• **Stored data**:
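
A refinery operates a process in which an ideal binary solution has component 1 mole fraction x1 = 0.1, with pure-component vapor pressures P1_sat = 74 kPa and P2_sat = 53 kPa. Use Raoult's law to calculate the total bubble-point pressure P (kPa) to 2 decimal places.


P = x1*P1_sat + x2*P2_sat
x2 = 1 - x1 = 1 - 0.1 = 0.9
P = 0.1*74 + 0.9*53
P = 7.4 + 47.7
P = 55.10 kPa


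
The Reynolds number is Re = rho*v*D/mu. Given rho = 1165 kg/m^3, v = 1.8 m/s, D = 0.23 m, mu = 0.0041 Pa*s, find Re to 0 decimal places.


Re = rho * v * D / mu
Re = 1165 * 1.8 * 0.23 / 0.0041
Re = 482.31 / 0.0041
Re = 117637


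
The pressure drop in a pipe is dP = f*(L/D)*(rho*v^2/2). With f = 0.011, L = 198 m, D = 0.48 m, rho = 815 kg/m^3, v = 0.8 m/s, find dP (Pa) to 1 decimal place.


dP = f * (L/D) * (rho*v^2/2)
dP = 0.011 * (198/0.48) * (815*0.8^2/2)
L/D = 412.5
rho*v^2/2 = 815*0.64/2 = 260.8
dP = 0.011 * 412.5 * 260.8
dP = 1183.4 Pa


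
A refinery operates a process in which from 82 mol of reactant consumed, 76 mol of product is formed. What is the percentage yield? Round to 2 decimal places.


Yield = (moles product / moles consumed) * 100%
Yield = (76 / 82) * 100
Yield = 0.9268 * 100
Yield = 92.68%


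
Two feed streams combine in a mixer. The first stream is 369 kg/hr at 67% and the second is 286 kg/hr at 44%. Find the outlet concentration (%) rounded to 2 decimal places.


Mass balance on solute: F1*x1 + F2*x2 = F3*x3
F3 = F1 + F2 = 369 + 286 = 655 kg/hr
x3 = (F1*x1 + F2*x2)/F3
x3 = (369*0.67 + 286*0.44) / 655
x3 = 56.96%


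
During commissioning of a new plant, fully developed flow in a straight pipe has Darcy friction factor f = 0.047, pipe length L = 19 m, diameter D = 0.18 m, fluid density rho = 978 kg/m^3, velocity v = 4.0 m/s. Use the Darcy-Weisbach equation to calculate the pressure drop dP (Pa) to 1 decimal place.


dP = f * (L/D) * (rho*v^2/2)
dP = 0.047 * (19/0.18) * (978*4.0^2/2)
L/D = 105.55555556
rho*v^2/2 = 978*16.0/2 = 7824.0
dP = 0.047 * 105.55555556 * 7824.0
dP = 38815.7 Pa


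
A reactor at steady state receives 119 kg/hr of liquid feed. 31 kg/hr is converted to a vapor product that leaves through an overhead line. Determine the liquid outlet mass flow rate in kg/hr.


Steady-state mass balance on the main outlet: F_out = F_in - F_removed
F_out = 119 - 31
F_out = 88 kg/hr


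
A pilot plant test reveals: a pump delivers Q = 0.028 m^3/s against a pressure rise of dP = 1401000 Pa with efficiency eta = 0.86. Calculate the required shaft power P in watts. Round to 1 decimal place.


P = Q * dP / eta
P = 0.028 * 1401000 / 0.86
P = 39228.0 / 0.86
P = 45614.0 W


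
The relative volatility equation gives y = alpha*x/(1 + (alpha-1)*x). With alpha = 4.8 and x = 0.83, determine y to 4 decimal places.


y = alpha*x / (1 + (alpha-1)*x)
y = 4.8*0.83 / (1 + (4.8-1)*0.83)
y = 3.984 / (1 + 3.154)
y = 3.984 / 4.154
y = 0.9591


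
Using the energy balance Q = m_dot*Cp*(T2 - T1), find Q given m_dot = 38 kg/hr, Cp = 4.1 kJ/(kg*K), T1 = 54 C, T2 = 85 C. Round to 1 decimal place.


Q = m_dot * Cp * (T2 - T1)
Q = 38 * 4.1 * (85 - 54)
Q = 38 * 4.1 * 31
Q = 4829.8 kJ/hr


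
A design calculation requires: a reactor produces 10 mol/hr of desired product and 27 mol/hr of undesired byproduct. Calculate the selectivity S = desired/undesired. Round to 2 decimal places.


S = desired product rate / undesired product rate
S = 10 / 27
S = 0.37


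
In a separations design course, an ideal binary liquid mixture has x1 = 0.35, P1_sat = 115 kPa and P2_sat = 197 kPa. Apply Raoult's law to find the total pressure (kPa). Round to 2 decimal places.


P = x1*P1_sat + x2*P2_sat
x2 = 1 - x1 = 1 - 0.35 = 0.65
P = 0.35*115 + 0.65*197
P = 40.25 + 128.05
P = 168.30 kPa


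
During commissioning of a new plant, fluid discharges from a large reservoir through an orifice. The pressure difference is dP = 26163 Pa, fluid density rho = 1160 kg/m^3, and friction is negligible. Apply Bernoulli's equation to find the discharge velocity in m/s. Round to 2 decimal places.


v = sqrt(2*dP/rho)
v = sqrt(2*26163/1160)
v = sqrt(45.108621)
v = 6.72 m/s


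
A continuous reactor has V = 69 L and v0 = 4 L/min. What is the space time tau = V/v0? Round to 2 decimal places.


tau = V / v0
tau = 69 / 4
tau = 17.25 min


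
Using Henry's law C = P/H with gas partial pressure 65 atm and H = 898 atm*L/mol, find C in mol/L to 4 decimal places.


C = P / H
C = 65 / 898
C = 0.0724 mol/L


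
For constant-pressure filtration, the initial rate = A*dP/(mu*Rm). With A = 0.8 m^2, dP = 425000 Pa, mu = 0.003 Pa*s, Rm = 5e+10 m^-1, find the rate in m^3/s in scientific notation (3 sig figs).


rate = A * dP / (mu * Rm)
rate = 0.8 * 425000 / (0.003 * 5e+10)
rate = 340000.0 / 1.500e+08
rate = 2.27e-03 m^3/s


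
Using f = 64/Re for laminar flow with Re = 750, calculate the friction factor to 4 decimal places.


f = 64 / Re
f = 64 / 750
f = 0.0853


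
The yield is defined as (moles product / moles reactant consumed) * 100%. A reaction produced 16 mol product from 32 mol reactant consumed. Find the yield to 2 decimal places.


Yield = (moles product / moles consumed) * 100%
Yield = (16 / 32) * 100
Yield = 0.5 * 100
Yield = 50.00%


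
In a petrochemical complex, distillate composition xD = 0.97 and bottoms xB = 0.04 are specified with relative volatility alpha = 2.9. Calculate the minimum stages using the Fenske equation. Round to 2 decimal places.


N_min = ln((xD*(1-xB))/(xB*(1-xD))) / ln(alpha)
Numerator inside ln: 0.9312 / 0.0012 = 776.0
ln(776.0) = 6.654153
ln(alpha) = ln(2.9) = 1.064711
N_min = 6.654153 / 1.064711 = 6.25


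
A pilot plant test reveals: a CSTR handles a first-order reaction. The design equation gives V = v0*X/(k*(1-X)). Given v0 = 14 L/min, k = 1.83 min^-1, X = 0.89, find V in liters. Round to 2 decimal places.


V = v0 * X / (k * (1 - X))
V = 14 * 0.89 / (1.83 * (1 - 0.89))
V = 12.46 / (1.83 * 0.11)
V = 12.46 / 0.2013
V = 61.90 L


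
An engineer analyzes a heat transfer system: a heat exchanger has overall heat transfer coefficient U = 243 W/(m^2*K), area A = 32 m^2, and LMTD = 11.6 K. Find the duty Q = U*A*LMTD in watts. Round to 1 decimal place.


Q = U * A * LMTD
Q = 243 * 32 * 11.6
Q = 90201.6 W


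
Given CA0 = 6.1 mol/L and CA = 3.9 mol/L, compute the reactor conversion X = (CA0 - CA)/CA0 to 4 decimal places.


X = (CA0 - CA) / CA0
X = (6.1 - 3.9) / 6.1
X = 2.2 / 6.1
X = 0.3607


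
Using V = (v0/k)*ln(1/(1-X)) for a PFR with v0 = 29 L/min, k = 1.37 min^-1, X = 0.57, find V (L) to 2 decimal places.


V = (v0/k) * ln(1/(1-X))
V = (29/1.37) * ln(1/(1-0.57))
V = 21.167883 * ln(2.325581)
V = 21.167883 * 0.84397
V = 17.87 L


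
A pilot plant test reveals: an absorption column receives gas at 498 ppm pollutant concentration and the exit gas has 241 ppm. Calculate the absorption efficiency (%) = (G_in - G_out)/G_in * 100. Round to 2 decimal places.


Efficiency = (G_in - G_out) / G_in * 100%
Efficiency = (498 - 241) / 498 * 100
Efficiency = 257 / 498 * 100
Efficiency = 51.61%


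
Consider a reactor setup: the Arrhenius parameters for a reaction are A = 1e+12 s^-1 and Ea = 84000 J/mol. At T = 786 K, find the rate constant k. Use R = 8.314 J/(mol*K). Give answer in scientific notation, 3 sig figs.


k = A * exp(-Ea/(R*T))
k = 1e+12 * exp(-84000 / (8.314 * 786))
k = 1e+12 * exp(-12.854249)
k = 2.61e+06


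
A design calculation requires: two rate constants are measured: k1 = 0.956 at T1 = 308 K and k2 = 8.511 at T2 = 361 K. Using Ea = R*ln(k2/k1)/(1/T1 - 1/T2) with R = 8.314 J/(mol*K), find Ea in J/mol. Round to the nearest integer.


Ea = R * ln(k2/k1) / (1/T1 - 1/T2)
ln(k2/k1) = ln(8.511/0.956) = 2.1863568
1/T1 - 1/T2 = 1/308 - 1/361 = 0.000476670144
Ea = 8.314 * 2.1863568 / 0.000476670144
Ea = 38134 J/mol


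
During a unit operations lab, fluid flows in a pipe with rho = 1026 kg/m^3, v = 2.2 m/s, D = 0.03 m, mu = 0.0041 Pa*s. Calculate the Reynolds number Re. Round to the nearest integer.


Re = rho * v * D / mu
Re = 1026 * 2.2 * 0.03 / 0.0041
Re = 67.716 / 0.0041
Re = 16516


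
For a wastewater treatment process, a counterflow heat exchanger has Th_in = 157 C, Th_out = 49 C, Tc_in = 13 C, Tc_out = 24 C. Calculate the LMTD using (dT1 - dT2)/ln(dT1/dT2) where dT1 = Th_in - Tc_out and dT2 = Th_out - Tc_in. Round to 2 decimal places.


dT1 = Th_in - Tc_out = 157 - 24 = 133
dT2 = Th_out - Tc_in = 49 - 13 = 36
LMTD = (dT1 - dT2) / ln(dT1/dT2)
LMTD = (133 - 36) / ln(133/36)
LMTD = 74.23 K


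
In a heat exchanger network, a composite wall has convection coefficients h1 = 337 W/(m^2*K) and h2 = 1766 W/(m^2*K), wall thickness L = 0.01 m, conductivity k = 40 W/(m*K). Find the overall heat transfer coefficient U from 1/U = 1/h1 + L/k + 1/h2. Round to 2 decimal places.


1/U = 1/h1 + L/k + 1/h2
1/U = 1/337 + 0.01/40 + 1/1766
1/U = 0.0029673591 + 0.00025 + 0.0005662514
1/U = 0.0037836105
U = 264.30 W/(m^2*K)


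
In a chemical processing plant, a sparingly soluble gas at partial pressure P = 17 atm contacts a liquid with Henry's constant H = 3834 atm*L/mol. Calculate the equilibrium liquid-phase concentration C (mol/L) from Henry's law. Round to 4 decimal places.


C = P / H
C = 17 / 3834
C = 0.0044 mol/L


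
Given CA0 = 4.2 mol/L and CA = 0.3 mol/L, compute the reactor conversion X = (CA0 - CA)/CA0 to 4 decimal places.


X = (CA0 - CA) / CA0
X = (4.2 - 0.3) / 4.2
X = 3.9 / 4.2
X = 0.9286


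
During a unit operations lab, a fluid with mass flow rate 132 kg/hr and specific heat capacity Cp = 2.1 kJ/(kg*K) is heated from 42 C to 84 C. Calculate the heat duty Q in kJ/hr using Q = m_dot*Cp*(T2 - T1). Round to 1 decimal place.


Q = m_dot * Cp * (T2 - T1)
Q = 132 * 2.1 * (84 - 42)
Q = 132 * 2.1 * 42
Q = 11642.4 kJ/hr


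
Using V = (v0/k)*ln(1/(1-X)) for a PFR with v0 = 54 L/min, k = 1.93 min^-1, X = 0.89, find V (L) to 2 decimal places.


V = (v0/k) * ln(1/(1-X))
V = (54/1.93) * ln(1/(1-0.89))
V = 27.979275 * ln(9.090909)
V = 27.979275 * 2.207275
V = 61.76 L


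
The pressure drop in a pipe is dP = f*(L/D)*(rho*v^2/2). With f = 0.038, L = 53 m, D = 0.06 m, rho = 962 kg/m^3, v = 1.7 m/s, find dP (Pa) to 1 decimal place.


dP = f * (L/D) * (rho*v^2/2)
dP = 0.038 * (53/0.06) * (962*1.7^2/2)
L/D = 883.33333333
rho*v^2/2 = 962*2.89/2 = 1390.09
dP = 0.038 * 883.33333333 * 1390.09
dP = 46660.7 Pa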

• **Problem statement**: Start copying at the line that contains "During a unit operations lab, a" and stop after the last line of the records, keeping every line exactly.

• **Task answer**:
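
During a unit operations lab, a fluid with mass flow rate 132 kg/hr and specific heat capacity Cp = 2.1 kJ/(kg*K) is heated from 42 C to 84 C. Calculate the heat duty Q in kJ/hr using Q = m_dot*Cp*(T2 - T1). Round to 1 decimal place.


Q = m_dot * Cp * (T2 - T1)
Q = 132 * 2.1 * (84 - 42)
Q = 132 * 2.1 * 42
Q = 11642.4 kJ/hr


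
Using V = (v0/k)*ln(1/(1-X)) for a PFR with v0 = 54 L/min, k = 1.93 min^-1, X = 0.89, find V (L) to 2 decimal places.


V = (v0/k) * ln(1/(1-X))
V = (54/1.93) * ln(1/(1-0.89))
V = 27.979275 * ln(9.090909)
V = 27.979275 * 2.207275
V = 61.76 L


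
The pressure drop in a pipe is dP = f*(L/D)*(rho*v^2/2). With f = 0.038, L = 53 m, D = 0.06 m, rho = 962 kg/m^3, v = 1.7 m/s, find dP (Pa) to 1 decimal place.


dP = f * (L/D) * (rho*v^2/2)
dP = 0.038 * (53/0.06) * (962*1.7^2/2)
L/D = 883.33333333
rho*v^2/2 = 962*2.89/2 = 1390.09
dP = 0.038 * 883.33333333 * 1390.09
dP = 46660.7 Pa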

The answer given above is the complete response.